Task inputs ::

◆ ◆ ◆ ◆

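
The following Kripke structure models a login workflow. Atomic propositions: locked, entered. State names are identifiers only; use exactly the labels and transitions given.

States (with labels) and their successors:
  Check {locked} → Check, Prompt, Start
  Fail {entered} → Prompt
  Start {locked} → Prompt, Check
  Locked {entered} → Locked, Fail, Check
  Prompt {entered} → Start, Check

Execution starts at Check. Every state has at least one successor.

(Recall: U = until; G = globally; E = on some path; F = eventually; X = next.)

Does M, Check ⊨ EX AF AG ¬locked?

States satisfying AF AG ¬locked: ∅.
States satisfying EX AF AG ¬locked: ∅.
No suitable path/successor from Check witnesses the formula.
Check ∉ Sat(EX AF AG ¬locked).

Violated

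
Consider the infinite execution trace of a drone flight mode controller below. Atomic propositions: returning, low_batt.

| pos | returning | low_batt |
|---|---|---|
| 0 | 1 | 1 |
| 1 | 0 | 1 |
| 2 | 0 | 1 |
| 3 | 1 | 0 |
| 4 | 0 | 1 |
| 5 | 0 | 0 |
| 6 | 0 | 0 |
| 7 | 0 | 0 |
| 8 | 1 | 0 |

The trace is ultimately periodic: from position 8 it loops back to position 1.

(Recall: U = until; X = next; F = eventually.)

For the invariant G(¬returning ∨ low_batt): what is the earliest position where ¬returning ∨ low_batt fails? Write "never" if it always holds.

Check ¬returning ∨ low_batt at each position in order: 0 ✓, 1 ✓, 2 ✓.
At position 3 the labels are {returning}, so ¬returning ∨ low_batt is false there. This is the first violation.

3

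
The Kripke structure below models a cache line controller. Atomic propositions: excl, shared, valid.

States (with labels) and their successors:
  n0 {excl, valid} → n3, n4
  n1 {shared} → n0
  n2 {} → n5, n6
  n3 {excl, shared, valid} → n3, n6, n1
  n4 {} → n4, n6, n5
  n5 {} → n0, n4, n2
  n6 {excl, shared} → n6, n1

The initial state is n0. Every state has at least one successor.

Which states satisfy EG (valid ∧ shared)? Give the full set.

{n3}

States satisfying valid ∧ shared: {n3}.
States satisfying EG (valid ∧ shared): {n3}.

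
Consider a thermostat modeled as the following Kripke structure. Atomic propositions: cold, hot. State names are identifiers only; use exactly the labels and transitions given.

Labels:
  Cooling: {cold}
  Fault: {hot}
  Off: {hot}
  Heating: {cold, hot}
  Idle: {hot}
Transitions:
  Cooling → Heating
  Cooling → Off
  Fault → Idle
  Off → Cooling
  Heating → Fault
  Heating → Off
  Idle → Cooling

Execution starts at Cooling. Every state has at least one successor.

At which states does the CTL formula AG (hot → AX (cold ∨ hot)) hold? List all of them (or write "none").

{Cooling, Fault, Off, Heating, Idle}

States satisfying hot → AX (cold ∨ hot): {Cooling, Fault, Off, Heating, Idle}.
States satisfying AG (hot → AX (cold ∨ hot)): {Cooling, Fault, Off, Heating, Idle}.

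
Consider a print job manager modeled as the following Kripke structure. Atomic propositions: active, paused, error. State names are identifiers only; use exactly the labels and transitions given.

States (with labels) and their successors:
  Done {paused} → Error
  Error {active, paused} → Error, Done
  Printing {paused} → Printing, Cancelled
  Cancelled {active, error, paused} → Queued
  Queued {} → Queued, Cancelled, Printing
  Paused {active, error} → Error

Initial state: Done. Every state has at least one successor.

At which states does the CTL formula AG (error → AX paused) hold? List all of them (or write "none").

States satisfying error → AX paused: {Done, Error, Printing, Queued, Paused}.
States satisfying AG (error → AX paused): {Done, Error, Paused}.

{Done, Error, Paused}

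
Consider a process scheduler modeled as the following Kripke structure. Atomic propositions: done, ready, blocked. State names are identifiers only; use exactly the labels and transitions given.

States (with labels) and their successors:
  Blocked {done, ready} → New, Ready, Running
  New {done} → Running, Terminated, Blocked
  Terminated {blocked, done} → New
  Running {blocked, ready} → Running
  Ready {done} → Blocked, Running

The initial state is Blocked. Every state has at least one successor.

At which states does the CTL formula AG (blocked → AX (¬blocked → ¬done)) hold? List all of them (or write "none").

{Running}

States satisfying blocked → AX (¬blocked → ¬done): {Blocked, New, Running, Ready}.
States satisfying AG (blocked → AX (¬blocked → ¬done)): {Running}.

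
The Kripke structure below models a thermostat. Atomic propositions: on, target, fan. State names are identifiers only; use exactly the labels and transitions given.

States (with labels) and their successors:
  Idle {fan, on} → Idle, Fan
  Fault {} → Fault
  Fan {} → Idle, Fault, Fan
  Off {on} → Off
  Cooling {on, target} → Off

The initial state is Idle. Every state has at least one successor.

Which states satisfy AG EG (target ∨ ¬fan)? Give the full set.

States satisfying EG (target ∨ ¬fan): {Fault, Fan, Off, Cooling}.
States satisfying AG EG (target ∨ ¬fan): {Fault, Off, Cooling}.

{Fault, Off, Cooling}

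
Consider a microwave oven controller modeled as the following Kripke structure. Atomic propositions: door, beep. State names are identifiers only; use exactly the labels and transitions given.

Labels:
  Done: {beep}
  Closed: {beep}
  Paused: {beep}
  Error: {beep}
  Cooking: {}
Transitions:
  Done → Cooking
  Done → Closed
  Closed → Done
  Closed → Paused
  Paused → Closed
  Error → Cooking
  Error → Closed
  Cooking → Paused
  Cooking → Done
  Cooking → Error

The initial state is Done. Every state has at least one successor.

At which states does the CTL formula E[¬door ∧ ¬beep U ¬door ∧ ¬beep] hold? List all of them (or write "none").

{Cooking}

States satisfying ¬door ∧ ¬beep: {Cooking}.
States satisfying E[¬door ∧ ¬beep U ¬door ∧ ¬beep]: {Cooking}.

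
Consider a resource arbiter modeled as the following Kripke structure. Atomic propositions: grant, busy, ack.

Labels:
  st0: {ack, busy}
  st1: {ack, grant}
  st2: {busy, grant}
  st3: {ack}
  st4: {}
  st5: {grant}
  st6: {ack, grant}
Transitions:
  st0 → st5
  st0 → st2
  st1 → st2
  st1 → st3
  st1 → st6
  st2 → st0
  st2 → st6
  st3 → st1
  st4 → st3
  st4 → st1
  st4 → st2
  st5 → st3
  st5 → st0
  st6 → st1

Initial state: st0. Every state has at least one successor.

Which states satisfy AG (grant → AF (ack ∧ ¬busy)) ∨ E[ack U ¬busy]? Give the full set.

{st0, st1, st3, st4, st5, st6}

States satisfying grant → AF (ack ∧ ¬busy): {st0, st1, st3, st4, st6}.
States satisfying AG (grant → AF (ack ∧ ¬busy)): ∅.
States satisfying ack: {st0, st1, st3, st6}.
States satisfying ¬busy: {st1, st3, st4, st5, st6}.
States satisfying E[ack U ¬busy]: {st0, st1, st3, st4, st5, st6}.
States satisfying AG (grant → AF (ack ∧ ¬busy)) ∨ E[ack U ¬busy]: {st0, st1, st3, st4, st5, st6}.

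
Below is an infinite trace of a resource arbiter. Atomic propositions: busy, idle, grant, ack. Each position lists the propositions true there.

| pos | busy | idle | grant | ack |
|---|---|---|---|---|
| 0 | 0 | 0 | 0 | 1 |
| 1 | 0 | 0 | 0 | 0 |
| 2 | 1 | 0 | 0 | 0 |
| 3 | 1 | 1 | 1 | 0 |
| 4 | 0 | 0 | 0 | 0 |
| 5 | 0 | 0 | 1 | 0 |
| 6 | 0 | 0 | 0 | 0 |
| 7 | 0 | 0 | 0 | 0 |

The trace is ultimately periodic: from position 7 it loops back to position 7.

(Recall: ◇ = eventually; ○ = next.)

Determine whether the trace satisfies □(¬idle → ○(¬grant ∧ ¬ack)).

Does not hold

¬idle → ○(¬grant ∧ ¬ack) must hold at every position from 0 onward. It fails at position 2, so □(¬idle → ○(¬grant ∧ ¬ack)) is false.
Positions where ¬idle holds: 0, 1, 2, 4, 5, 6, 7.
Check ○(¬grant ∧ ¬ack) at each: 0→ok, 1→ok, 2→fails, 4→fails, 5→ok, 6→ok, 7→ok.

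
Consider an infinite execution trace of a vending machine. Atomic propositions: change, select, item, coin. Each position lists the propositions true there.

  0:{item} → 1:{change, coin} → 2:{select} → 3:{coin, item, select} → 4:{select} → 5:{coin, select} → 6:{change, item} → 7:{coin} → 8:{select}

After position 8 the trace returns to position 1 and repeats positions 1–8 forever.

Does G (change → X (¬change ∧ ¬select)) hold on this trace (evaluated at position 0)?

Does not hold

change → X (¬change ∧ ¬select) must hold at every position from 0 onward. It fails at position 1, so G (change → X (¬change ∧ ¬select)) is false.
Positions where change holds: 1, 6.
Check X (¬change ∧ ¬select) at each: 1→fails, 6→ok.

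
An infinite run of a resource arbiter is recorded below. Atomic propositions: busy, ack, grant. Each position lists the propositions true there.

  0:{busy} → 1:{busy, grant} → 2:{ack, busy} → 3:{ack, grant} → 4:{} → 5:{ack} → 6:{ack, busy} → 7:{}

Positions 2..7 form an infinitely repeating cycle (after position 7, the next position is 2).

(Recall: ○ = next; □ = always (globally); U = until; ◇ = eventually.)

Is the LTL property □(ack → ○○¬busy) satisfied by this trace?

ack → ○○¬busy must hold at every position from 0 onward. It fails at position 6, so □(ack → ○○¬busy) is false.
Positions where ack holds: 2, 3, 5, 6.
Check ○○¬busy at each: 2→ok, 3→ok, 5→ok, 6→fails.

Does not hold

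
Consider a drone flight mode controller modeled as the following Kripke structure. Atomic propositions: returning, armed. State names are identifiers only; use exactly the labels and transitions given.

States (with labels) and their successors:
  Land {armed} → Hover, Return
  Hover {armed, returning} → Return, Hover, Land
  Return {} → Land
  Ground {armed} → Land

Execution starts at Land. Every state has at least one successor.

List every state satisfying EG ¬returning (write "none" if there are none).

{Land, Return, Ground}

States satisfying ¬returning: {Land, Return, Ground}.
States satisfying EG ¬returning: {Land, Return, Ground}.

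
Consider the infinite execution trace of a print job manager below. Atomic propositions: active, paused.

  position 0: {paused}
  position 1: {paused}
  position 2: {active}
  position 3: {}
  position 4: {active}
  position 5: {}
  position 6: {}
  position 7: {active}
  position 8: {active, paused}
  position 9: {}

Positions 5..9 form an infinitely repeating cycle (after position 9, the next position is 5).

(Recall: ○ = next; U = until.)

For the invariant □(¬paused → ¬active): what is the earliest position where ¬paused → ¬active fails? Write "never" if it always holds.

2

Check ¬paused → ¬active at each position in order: 0 ✓, 1 ✓.
At position 2 the labels are {active}, so ¬paused → ¬active is false there. This is the first violation.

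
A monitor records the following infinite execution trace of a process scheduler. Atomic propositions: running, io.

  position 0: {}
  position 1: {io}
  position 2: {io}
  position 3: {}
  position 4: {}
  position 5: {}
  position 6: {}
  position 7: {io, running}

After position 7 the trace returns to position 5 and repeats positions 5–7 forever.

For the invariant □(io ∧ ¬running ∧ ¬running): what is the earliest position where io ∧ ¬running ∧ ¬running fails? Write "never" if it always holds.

0

At position 0 the labels are {}, so io ∧ ¬running ∧ ¬running is false there. This is the first violation.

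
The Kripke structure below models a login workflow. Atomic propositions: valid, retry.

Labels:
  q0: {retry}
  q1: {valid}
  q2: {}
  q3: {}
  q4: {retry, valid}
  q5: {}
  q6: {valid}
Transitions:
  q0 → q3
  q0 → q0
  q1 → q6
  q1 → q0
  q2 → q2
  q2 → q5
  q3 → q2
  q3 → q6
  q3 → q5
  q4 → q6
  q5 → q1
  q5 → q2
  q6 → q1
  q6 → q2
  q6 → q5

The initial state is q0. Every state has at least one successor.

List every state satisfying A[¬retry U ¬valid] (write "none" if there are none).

{q0, q2, q3, q5}

States satisfying ¬retry: {q1, q2, q3, q5, q6}.
States satisfying ¬valid: {q0, q2, q3, q5}.
States satisfying A[¬retry U ¬valid]: {q0, q2, q3, q5}.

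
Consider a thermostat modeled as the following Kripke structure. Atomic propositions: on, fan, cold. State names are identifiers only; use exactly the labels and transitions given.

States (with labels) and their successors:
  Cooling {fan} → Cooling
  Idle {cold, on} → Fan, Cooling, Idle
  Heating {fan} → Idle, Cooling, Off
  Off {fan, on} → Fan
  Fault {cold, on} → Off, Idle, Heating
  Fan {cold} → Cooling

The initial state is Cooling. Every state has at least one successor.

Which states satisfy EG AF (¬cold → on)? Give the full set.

{Idle, Fault}

States satisfying AF (¬cold → on): {Idle, Off, Fault, Fan}.
States satisfying EG AF (¬cold → on): {Idle, Fault}.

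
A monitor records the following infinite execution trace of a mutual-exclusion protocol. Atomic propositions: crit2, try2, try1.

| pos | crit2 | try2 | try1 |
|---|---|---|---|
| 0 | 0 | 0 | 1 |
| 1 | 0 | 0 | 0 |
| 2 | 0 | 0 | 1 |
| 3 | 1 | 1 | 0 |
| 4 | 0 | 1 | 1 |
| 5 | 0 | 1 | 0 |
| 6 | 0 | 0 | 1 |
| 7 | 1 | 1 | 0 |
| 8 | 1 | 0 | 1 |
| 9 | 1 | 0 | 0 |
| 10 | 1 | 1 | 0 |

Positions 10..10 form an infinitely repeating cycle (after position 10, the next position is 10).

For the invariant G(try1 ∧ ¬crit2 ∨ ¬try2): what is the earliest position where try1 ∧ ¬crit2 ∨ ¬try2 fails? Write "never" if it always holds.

3

Check try1 ∧ ¬crit2 ∨ ¬try2 at each position in order: 0 ✓, 1 ✓, 2 ✓.
At position 3 the labels are {crit2, try2}, so try1 ∧ ¬crit2 ∨ ¬try2 is false there. This is the first violation.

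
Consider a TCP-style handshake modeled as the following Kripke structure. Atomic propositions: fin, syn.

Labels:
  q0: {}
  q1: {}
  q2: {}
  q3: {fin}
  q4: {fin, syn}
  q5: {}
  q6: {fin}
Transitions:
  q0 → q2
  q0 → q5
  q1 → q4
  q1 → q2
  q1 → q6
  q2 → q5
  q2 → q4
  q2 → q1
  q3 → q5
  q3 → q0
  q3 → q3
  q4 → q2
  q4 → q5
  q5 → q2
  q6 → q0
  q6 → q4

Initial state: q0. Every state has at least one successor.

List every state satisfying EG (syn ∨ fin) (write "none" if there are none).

{q3}

States satisfying syn ∨ fin: {q3, q4, q6}.
States satisfying EG (syn ∨ fin): {q3}.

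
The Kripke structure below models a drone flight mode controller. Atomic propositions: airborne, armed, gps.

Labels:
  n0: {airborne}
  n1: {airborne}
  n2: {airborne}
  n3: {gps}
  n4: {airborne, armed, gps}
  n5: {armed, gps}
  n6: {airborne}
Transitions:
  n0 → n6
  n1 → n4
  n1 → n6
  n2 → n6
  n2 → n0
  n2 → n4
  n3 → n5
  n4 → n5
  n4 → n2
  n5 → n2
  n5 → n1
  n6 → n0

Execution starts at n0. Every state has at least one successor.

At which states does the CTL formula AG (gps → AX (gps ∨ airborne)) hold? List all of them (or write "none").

{n0, n1, n2, n3, n4, n5, n6}

States satisfying gps → AX (gps ∨ airborne): {n0, n1, n2, n3, n4, n5, n6}.
States satisfying AG (gps → AX (gps ∨ airborne)): {n0, n1, n2, n3, n4, n5, n6}.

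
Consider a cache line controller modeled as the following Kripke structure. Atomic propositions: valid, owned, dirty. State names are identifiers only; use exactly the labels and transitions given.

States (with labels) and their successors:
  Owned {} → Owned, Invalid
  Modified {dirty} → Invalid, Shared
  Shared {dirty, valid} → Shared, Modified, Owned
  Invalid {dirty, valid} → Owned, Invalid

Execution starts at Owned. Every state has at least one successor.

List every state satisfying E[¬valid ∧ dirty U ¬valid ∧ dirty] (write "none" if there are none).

States satisfying ¬valid ∧ dirty: {Modified}.
States satisfying E[¬valid ∧ dirty U ¬valid ∧ dirty]: {Modified}.

{Modified}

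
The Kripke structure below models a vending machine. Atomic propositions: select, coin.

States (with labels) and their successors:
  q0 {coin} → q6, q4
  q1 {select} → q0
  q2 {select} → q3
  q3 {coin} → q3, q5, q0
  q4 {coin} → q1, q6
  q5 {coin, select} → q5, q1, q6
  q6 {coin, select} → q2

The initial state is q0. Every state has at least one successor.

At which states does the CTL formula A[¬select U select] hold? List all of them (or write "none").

{q0, q1, q2, q4, q5, q6}

States satisfying ¬select: {q0, q3, q4}.
States satisfying select: {q1, q2, q5, q6}.
States satisfying A[¬select U select]: {q0, q1, q2, q4, q5, q6}.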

◆ ◆ ◆ ◆

The problem :: The span to give again runs from the line with "Execution starts at Owned." through the last line of the records above; reproduce it exactly and nothing more.

Reply ::
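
Execution starts at Owned. Every state has at least one successor.

List every state satisfying E[¬valid ∧ dirty U ¬valid ∧ dirty] (write "none" if there are none).

States satisfying ¬valid ∧ dirty: {Modified}.
States satisfying E[¬valid ∧ dirty U ¬valid ∧ dirty]: {Modified}.

{Modified}

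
The Kripke structure below models a vending machine. Atomic propositions: select, coin.

States (with labels) and their successors:
  q0 {coin} → q6, q4
  q1 {select} → q0
  q2 {select} → q3
  q3 {coin} → q3, q5, q0
  q4 {coin} → q1, q6
  q5 {coin, select} → q5, q1, q6
  q6 {coin, select} → q2

The initial state is q0. Every state has at least one successor.

At which states does the CTL formula A[¬select U select] hold? List all of them (or write "none").

{q0, q1, q2, q4, q5, q6}

States satisfying ¬select: {q0, q3, q4}.
States satisfying select: {q1, q2, q5, q6}.
States satisfying A[¬select U select]: {q0, q1, q2, q4, q5, q6}.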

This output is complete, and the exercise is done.